Dataset entries
►

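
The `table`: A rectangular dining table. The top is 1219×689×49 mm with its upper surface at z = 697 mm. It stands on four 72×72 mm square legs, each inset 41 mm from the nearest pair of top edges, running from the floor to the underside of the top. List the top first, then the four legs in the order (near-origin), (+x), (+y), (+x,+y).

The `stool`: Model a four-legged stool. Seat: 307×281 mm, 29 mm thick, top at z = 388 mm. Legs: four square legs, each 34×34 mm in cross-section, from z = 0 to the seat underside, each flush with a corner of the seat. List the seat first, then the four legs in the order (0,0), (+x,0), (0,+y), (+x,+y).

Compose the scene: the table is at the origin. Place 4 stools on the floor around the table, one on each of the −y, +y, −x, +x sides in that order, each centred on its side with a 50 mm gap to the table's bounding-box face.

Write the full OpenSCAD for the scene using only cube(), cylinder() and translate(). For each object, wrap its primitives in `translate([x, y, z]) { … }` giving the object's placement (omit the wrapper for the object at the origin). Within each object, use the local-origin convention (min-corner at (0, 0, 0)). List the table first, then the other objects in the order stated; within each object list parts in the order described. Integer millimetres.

translate([0, 0, 648]) cube([1219, 689, 49]);
translate([41, 41, 0]) cube([72, 72, 648]);
translate([1106, 41, 0]) cube([72, 72, 648]);
translate([41, 576, 0]) cube([72, 72, 648]);
translate([1106, 576, 0]) cube([72, 72, 648]);
translate([456, -331, 0]) {
  translate([0, 0, 359]) cube([307, 281, 29]);
  cube([34, 34, 359]);
  translate([273, 0, 0]) cube([34, 34, 359]);
  translate([0, 247, 0]) cube([34, 34, 359]);
  translate([273, 247, 0]) cube([34, 34, 359]);
}
translate([456, 739, 0]) {
  translate([0, 0, 359]) cube([307, 281, 29]);
  cube([34, 34, 359]);
  translate([273, 0, 0]) cube([34, 34, 359]);
  translate([0, 247, 0]) cube([34, 34, 359]);
  translate([273, 247, 0]) cube([34, 34, 359]);
}
translate([-357, 204, 0]) {
  translate([0, 0, 359]) cube([307, 281, 29]);
  cube([34, 34, 359]);
  translate([273, 0, 0]) cube([34, 34, 359]);
  translate([0, 247, 0]) cube([34, 34, 359]);
  translate([273, 247, 0]) cube([34, 34, 359]);
}
translate([1269, 204, 0]) {
  translate([0, 0, 359]) cube([307, 281, 29]);
  cube([34, 34, 359]);
  translate([273, 0, 0]) cube([34, 34, 359]);
  translate([0, 247, 0]) cube([34, 34, 359]);
  translate([273, 247, 0]) cube([34, 34, 359]);
}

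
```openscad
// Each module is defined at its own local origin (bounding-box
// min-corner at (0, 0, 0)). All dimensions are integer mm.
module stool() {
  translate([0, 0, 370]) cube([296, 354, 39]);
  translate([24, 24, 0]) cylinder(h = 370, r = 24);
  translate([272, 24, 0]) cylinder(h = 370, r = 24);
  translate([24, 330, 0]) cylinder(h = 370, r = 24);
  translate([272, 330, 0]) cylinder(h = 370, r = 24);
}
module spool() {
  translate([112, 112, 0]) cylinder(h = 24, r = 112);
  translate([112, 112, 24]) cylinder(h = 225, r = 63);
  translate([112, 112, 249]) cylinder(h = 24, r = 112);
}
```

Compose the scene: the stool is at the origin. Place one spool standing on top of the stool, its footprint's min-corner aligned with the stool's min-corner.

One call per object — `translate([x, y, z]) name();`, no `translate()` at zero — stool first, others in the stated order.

stool();
translate([0, 0, 409]) spool();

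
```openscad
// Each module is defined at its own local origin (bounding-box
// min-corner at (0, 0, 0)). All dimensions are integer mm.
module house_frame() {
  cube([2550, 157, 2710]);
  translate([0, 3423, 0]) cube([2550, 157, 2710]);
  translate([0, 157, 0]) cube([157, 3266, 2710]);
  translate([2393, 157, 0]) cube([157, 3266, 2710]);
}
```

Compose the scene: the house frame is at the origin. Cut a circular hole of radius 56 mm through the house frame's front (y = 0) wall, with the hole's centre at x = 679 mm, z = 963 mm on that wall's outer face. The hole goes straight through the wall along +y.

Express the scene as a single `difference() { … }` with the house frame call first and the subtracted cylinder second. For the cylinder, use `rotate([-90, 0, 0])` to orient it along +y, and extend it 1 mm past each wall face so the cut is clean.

difference() {
  house_frame();
  translate([679, -1, 963]) rotate([-90, 0, 0]) cylinder(h = 159, r = 56);
}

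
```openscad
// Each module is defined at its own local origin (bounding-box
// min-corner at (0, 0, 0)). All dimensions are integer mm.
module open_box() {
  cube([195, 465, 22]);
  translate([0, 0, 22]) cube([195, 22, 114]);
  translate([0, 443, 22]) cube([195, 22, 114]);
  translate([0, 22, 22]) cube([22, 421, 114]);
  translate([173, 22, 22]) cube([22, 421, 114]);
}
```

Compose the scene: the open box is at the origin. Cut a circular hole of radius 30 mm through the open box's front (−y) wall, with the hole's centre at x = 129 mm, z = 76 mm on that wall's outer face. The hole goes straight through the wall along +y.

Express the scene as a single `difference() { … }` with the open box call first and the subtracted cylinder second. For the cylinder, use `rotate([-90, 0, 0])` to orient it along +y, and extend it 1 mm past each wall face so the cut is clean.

difference() {
  open_box();
  translate([129, -1, 76]) rotate([-90, 0, 0]) cylinder(h = 24, r = 30);
}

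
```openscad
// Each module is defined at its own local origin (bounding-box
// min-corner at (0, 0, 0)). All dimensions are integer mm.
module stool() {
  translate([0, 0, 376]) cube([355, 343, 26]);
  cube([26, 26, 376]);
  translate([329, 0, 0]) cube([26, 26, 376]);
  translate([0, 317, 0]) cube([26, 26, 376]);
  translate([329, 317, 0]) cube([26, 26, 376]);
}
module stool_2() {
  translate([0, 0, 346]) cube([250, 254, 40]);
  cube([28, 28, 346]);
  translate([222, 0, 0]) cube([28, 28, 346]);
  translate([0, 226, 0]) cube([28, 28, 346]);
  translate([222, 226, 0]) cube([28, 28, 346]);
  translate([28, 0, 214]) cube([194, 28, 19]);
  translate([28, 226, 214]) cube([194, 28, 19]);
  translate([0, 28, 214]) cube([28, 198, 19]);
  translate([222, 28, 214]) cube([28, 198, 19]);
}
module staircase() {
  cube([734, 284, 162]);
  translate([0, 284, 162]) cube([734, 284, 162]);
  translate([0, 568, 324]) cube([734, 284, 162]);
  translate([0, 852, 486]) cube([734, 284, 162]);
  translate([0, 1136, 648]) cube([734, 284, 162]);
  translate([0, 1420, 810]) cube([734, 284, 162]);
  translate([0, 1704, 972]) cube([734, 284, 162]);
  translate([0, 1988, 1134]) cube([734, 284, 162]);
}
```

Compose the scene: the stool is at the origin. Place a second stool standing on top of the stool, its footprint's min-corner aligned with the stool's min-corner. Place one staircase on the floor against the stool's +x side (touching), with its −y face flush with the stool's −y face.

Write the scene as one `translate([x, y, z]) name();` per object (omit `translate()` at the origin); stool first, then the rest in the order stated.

stool();
translate([0, 0, 402]) stool_2();
translate([355, 0, 0]) staircase();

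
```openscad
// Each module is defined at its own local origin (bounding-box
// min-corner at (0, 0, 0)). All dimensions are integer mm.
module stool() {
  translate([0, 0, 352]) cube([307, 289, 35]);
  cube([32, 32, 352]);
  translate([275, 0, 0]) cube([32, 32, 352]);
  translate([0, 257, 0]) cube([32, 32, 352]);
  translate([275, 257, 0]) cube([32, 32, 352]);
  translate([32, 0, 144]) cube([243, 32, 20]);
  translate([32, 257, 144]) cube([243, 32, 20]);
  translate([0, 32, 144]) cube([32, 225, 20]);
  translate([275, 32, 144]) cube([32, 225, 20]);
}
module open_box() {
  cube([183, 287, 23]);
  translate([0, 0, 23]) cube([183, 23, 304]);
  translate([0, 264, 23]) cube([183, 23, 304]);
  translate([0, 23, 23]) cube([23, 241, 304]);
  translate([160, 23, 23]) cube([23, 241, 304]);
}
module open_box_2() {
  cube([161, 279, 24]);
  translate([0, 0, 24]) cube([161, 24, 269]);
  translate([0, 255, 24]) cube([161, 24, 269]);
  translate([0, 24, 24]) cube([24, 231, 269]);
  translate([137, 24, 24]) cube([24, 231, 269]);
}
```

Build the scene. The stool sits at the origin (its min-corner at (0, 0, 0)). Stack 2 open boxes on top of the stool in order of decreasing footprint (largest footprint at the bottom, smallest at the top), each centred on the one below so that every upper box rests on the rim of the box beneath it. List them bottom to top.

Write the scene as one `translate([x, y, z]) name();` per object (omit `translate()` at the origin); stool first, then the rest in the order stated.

stool();
translate([62, 1, 387]) open_box();
translate([73, 5, 714]) open_box_2();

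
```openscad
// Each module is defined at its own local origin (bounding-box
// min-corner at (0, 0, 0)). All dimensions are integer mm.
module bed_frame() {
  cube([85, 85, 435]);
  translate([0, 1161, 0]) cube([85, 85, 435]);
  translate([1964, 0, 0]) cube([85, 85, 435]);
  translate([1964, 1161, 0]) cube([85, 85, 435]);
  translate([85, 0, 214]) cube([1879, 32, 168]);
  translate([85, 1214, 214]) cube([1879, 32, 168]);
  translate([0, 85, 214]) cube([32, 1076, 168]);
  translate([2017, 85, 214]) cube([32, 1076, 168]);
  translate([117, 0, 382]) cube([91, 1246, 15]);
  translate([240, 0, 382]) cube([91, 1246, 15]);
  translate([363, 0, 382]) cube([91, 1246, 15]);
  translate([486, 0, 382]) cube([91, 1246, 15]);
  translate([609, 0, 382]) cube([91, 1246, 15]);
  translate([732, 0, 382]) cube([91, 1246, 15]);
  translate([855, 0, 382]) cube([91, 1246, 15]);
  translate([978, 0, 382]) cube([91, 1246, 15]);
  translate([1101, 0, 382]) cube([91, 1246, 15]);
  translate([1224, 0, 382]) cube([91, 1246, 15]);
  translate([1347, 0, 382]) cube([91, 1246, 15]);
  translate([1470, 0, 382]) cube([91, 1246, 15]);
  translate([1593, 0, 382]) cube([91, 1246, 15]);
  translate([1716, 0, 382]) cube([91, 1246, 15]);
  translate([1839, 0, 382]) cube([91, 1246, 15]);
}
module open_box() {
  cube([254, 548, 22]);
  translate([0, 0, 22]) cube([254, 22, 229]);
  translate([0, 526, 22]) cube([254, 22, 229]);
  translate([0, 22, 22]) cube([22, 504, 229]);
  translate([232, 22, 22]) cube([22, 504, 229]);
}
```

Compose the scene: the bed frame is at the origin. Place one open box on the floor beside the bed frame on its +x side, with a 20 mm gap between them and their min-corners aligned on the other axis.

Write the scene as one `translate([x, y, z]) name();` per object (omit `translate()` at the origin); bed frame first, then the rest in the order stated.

bed_frame();
translate([2069, 0, 0]) open_box();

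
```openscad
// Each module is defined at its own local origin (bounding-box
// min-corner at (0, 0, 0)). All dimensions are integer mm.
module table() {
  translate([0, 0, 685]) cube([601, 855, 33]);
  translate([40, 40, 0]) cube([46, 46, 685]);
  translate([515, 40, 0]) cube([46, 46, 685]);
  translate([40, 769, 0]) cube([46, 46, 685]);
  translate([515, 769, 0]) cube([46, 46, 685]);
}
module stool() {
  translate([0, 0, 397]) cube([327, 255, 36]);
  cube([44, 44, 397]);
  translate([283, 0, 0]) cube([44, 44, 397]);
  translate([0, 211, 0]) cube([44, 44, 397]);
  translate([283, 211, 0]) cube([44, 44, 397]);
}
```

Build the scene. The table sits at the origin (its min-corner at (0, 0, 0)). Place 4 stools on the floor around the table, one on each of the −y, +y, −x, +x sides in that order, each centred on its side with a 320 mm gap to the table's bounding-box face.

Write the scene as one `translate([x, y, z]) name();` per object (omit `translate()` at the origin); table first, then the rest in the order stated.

table();
translate([137, -575, 0]) stool();
translate([137, 1175, 0]) stool();
translate([-647, 300, 0]) stool();
translate([921, 300, 0]) stool();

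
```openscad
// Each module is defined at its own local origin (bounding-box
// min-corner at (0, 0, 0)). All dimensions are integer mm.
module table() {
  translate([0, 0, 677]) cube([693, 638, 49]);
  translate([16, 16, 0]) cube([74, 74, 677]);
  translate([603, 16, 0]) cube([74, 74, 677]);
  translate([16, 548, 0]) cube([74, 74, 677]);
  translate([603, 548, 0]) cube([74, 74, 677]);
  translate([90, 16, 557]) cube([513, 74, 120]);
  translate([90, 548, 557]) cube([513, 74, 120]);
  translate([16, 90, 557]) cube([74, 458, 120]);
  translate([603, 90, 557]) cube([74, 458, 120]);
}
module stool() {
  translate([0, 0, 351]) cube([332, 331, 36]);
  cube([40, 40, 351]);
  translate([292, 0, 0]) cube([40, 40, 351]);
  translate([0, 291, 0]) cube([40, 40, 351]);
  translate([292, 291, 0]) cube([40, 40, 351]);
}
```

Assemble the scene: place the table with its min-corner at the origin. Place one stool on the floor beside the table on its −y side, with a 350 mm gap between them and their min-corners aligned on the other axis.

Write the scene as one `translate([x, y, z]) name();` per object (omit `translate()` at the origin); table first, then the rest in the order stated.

table();
translate([0, -681, 0]) stool();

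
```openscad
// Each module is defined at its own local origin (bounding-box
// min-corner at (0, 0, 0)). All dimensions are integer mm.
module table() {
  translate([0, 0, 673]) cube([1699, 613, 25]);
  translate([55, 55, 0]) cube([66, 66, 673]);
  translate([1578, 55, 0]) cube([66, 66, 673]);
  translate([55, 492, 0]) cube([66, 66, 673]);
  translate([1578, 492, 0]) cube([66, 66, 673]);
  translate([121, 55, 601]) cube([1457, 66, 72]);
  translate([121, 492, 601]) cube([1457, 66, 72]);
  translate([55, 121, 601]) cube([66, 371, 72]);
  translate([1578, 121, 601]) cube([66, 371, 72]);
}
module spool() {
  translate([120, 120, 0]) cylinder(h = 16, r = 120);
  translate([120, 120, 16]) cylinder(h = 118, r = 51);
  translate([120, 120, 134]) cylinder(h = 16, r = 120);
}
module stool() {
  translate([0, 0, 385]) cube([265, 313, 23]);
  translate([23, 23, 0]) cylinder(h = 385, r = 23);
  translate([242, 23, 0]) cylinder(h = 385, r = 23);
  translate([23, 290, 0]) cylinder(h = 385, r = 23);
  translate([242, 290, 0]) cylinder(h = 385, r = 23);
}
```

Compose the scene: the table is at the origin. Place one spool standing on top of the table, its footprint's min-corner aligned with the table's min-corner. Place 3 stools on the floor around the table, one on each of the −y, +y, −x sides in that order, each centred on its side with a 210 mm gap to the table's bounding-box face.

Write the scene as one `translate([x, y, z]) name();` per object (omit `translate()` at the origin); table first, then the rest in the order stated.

table();
translate([0, 0, 698]) spool();
translate([717, -523, 0]) stool();
translate([717, 823, 0]) stool();
translate([-475, 150, 0]) stool();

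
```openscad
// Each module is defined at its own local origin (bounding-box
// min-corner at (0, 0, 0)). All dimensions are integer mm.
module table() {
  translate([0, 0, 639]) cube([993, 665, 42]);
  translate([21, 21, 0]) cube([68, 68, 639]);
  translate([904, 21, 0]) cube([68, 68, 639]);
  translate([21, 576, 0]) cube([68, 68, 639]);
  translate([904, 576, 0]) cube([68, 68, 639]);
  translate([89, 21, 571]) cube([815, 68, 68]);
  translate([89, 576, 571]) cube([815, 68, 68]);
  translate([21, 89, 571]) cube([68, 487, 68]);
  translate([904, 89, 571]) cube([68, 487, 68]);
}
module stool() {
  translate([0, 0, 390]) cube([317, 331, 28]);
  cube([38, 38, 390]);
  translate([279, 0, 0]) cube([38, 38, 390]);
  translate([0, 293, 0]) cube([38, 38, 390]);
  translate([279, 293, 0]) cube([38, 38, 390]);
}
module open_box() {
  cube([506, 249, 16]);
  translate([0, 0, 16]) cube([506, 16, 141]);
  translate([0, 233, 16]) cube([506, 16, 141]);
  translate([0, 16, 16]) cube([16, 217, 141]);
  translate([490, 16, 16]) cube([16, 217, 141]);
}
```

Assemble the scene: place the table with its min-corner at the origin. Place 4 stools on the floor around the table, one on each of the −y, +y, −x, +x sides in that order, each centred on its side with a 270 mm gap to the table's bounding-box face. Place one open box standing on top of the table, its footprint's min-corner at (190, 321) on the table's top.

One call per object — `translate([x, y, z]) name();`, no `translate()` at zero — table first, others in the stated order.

table();
translate([338, -601, 0]) stool();
translate([338, 935, 0]) stool();
translate([-587, 167, 0]) stool();
translate([1263, 167, 0]) stool();
translate([190, 321, 681]) open_box();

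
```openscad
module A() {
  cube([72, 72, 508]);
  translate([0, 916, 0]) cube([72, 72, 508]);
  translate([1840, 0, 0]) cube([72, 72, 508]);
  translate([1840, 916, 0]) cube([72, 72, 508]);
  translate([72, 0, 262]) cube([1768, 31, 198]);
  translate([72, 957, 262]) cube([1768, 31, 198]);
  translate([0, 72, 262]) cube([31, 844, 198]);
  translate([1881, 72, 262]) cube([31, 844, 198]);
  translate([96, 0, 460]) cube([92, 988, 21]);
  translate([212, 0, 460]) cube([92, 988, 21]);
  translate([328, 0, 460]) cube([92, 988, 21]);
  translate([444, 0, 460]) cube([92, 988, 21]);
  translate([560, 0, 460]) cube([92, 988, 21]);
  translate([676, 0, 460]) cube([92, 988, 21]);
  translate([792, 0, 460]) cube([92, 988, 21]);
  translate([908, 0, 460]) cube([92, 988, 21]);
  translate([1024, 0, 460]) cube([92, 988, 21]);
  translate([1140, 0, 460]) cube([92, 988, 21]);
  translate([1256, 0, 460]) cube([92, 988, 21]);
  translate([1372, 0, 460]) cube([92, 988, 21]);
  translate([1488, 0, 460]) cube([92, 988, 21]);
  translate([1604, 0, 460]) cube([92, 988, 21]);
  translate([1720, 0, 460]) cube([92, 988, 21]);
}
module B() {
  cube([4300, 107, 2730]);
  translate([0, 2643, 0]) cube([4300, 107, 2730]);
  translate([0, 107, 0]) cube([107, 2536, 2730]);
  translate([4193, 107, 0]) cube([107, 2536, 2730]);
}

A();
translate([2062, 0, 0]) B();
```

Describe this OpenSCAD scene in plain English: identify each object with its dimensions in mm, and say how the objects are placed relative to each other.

A is a bed frame 1912 mm long (x) by 988 mm wide (y). Four 72×72 mm corner posts, 508 mm tall, at the corners of the footprint. Four rails of 31 mm thickness and 198 mm height run between adjacent posts with their undersides at z = 262 mm, their outer faces flush with the outside of the frame (the two x-running rails run between the posts' inner faces; the two y-running rails run between the posts' inner faces). 15 slats, each 92 mm wide (x) and 21 mm thick, lie across the top of the two x-running rails, running the full 988 mm width of the frame in y; the slats are evenly spaced along x between the inner faces of the end posts with equal gaps (rounded down to the nearest mm) at the −x end and between each pair — any rounding remainder accumulates at the +x end.

B is the wall frame of a small rectangular building: four walls, each 2730 mm tall and 107 mm thick, enclosing a footprint 4300 mm (x) by 2750 mm (y) outside-to-outside, with no floor or roof. The front and back walls (the −y and +y sides) span the full width; the two side walls fit between them.

The house frame is on the floor beside the bed frame on its +x side.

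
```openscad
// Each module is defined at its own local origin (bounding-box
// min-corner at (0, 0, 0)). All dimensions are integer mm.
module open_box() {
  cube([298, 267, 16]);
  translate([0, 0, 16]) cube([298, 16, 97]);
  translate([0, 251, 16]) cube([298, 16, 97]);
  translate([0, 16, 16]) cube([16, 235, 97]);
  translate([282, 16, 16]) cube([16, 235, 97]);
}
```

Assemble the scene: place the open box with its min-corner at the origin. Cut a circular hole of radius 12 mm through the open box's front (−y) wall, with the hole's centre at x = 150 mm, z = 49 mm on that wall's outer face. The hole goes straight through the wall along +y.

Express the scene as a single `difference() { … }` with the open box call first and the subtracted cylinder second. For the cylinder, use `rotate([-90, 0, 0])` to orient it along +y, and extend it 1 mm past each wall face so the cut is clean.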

◄

**BRIEF**
Copy each line of the records above that carries the word "through".

**YOUR RESPONSE**
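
Compose the scene: the house frame is at the origin. Cut a circular hole of radius 56 mm through the house frame's front (y = 0) wall, with the hole's centre at x = 679 mm, z = 963 mm on that wall's outer face. The hole goes straight through the wall along +y.
Compose the scene: the open box is at the origin. Cut a circular hole of radius 30 mm through the open box's front (−y) wall, with the hole's centre at x = 129 mm, z = 76 mm on that wall's outer face. The hole goes straight through the wall along +y.
Assemble the scene: place the open box with its min-corner at the origin. Cut a circular hole of radius 12 mm through the open box's front (−y) wall, with the hole's centre at x = 150 mm, z = 49 mm on that wall's outer face. The hole goes straight through the wall along +y.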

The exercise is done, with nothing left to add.